Repeat the entries in full. Each line must match exactly.

:: Data to examine

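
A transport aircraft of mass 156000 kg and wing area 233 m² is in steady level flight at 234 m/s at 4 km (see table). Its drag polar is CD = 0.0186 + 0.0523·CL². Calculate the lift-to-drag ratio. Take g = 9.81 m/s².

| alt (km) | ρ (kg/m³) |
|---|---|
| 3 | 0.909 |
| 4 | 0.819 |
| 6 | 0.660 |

L/D = 12.7

At 4 km, from the table: ρ = 0.819 kg/m³.
Weight W = mg = 156000 × 9.81 = 1.5304×10^6 N; in level flight L = W.
q = ½ρv² = ½ × 0.819 × 234² = 22420 Pa.
CL = 2W/(ρv²S) = 2×1.5304×10^6/(0.819×234²×233) = 0.2929.
CD = 0.0186 + 0.0523 × 0.2929² = 0.02309.
L/D = CL/CD = 0.2929 / 0.02309 = 12.7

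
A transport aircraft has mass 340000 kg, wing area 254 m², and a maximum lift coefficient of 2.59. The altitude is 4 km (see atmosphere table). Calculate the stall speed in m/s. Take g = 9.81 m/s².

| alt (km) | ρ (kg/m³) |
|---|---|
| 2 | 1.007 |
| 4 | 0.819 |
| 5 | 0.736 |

V_stall = 111 m/s

At 4 km, from the table: ρ = 0.819 kg/m³.
Stall occurs when L = W at CL,max. W = mg = 340000 × 9.81 = 3.335×10^6 N.
From L = ½ρV²S·CL,max = W: V_stall = √(2W/(ρSCL,max)) = √(2·3.335×10^6/(0.819·254·2.59))
V_stall = √12380 = 111 m/s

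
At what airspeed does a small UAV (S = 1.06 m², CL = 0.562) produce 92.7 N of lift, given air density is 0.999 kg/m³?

L = ½ρv²S·CL ⇒ v = √(2L/(ρ·S·CL))
v = √(2 × 92.7 / (0.999 × 1.06 × 0.562)) = √311.5 = 17.7 m/s

v = 17.7 m/s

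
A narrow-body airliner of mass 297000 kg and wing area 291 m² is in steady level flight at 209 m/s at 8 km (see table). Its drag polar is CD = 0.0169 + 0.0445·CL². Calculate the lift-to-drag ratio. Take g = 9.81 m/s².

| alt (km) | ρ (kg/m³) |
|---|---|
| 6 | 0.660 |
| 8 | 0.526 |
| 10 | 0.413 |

At 8 km, from the table: ρ = 0.526 kg/m³.
Level flight ⇒ L = W = m·g = 297000 × 9.81 = 2.9136×10^6 N.
Dynamic pressure q = 0.5 × 0.526 × 209² = 11490 Pa.
CL = 2W/(ρv²S) = 2×2.9136×10^6/(0.526×209²×291) = 0.8715.
CD = 0.0169 + 0.0445 × 0.8715² = 0.0507.
L/D = CL/CD = 0.8715 / 0.0507 = 17.2

L/D = 17.2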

::::

# The completed task:
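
A transport aircraft of mass 156000 kg and wing area 233 m² is in steady level flight at 234 m/s at 4 km (see table). Its drag polar is CD = 0.0186 + 0.0523·CL². Calculate the lift-to-drag ratio. Take g = 9.81 m/s².

| alt (km) | ρ (kg/m³) |
|---|---|
| 3 | 0.909 |
| 4 | 0.819 |
| 6 | 0.660 |

L/D = 12.7

At 4 km, from the table: ρ = 0.819 kg/m³.
Weight W = mg = 156000 × 9.81 = 1.5304×10^6 N; in level flight L = W.
q = ½ρv² = ½ × 0.819 × 234² = 22420 Pa.
CL = 2W/(ρv²S) = 2×1.5304×10^6/(0.819×234²×233) = 0.2929.
CD = 0.0186 + 0.0523 × 0.2929² = 0.02309.
L/D = CL/CD = 0.2929 / 0.02309 = 12.7

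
A transport aircraft has mass 340000 kg, wing area 254 m², and a maximum lift coefficient of 2.59. The altitude is 4 km (see atmosphere table). Calculate the stall speed in m/s. Take g = 9.81 m/s².

| alt (km) | ρ (kg/m³) |
|---|---|
| 2 | 1.007 |
| 4 | 0.819 |
| 5 | 0.736 |

V_stall = 111 m/s

At 4 km, from the table: ρ = 0.819 kg/m³.
Stall occurs when L = W at CL,max. W = mg = 340000 × 9.81 = 3.335×10^6 N.
From L = ½ρV²S·CL,max = W: V_stall = √(2W/(ρSCL,max)) = √(2·3.335×10^6/(0.819·254·2.59))
V_stall = √12380 = 111 m/s

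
At what airspeed does a small UAV (S = 1.06 m², CL = 0.562) produce 92.7 N of lift, given air density is 0.999 kg/m³?

L = ½ρv²S·CL ⇒ v = √(2L/(ρ·S·CL))
v = √(2 × 92.7 / (0.999 × 1.06 × 0.562)) = √311.5 = 17.7 m/s

v = 17.7 m/s

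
A narrow-body airliner of mass 297000 kg and wing area 291 m² is in steady level flight at 209 m/s at 8 km (see table). Its drag polar is CD = 0.0169 + 0.0445·CL². Calculate the lift-to-drag ratio. Take g = 9.81 m/s².

| alt (km) | ρ (kg/m³) |
|---|---|
| 6 | 0.660 |
| 8 | 0.526 |
| 10 | 0.413 |

At 8 km, from the table: ρ = 0.526 kg/m³.
Level flight ⇒ L = W = m·g = 297000 × 9.81 = 2.9136×10^6 N.
Dynamic pressure q = 0.5 × 0.526 × 209² = 11490 Pa.
CL = 2W/(ρv²S) = 2×2.9136×10^6/(0.526×209²×291) = 0.8715.
CD = 0.0169 + 0.0445 × 0.8715² = 0.0507.
L/D = CL/CD = 0.8715 / 0.0507 = 17.2

L/D = 17.2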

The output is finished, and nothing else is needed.